■ What this task involves ■
Write out, without any change, the lines in the material below that run from the line with "A college kinesiology" through the line with "A broadcast analyst", both included.

■ Dataset entries ■
• • •

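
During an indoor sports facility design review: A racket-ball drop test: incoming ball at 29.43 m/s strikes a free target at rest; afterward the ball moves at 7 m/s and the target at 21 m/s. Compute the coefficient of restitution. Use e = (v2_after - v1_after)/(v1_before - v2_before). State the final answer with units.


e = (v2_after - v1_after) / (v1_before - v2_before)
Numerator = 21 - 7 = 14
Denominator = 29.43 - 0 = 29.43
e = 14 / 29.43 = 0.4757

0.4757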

• • •

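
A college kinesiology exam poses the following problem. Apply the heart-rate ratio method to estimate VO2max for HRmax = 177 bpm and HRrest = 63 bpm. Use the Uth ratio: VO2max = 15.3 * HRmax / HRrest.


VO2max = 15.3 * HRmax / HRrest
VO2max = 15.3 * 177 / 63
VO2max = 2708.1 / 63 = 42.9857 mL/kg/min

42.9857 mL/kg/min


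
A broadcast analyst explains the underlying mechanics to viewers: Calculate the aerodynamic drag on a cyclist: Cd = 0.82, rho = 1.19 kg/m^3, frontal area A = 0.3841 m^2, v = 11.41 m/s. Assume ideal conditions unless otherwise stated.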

• • •

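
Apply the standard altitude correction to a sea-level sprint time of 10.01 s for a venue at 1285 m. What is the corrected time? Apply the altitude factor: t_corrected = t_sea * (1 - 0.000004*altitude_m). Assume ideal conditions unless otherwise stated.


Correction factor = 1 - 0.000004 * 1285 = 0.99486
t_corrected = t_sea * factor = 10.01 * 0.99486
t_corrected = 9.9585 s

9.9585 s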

• • •

■ Solution ■
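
A college kinesiology exam poses the following problem. Apply the heart-rate ratio method to estimate VO2max for HRmax = 177 bpm and HRrest = 63 bpm. Use the Uth ratio: VO2max = 15.3 * HRmax / HRrest.


VO2max = 15.3 * HRmax / HRrest
VO2max = 15.3 * 177 / 63
VO2max = 2708.1 / 63 = 42.9857 mL/kg/min

42.9857 mL/kg/min


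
A broadcast analyst explains the underlying mechanics to viewers: Calculate the aerodynamic drag on a cyclist: Cd = 0.82, rho = 1.19 kg/m^3, frontal area A = 0.3841 m^2, v = 11.41 m/s. Assume ideal conditions unless otherwise stated.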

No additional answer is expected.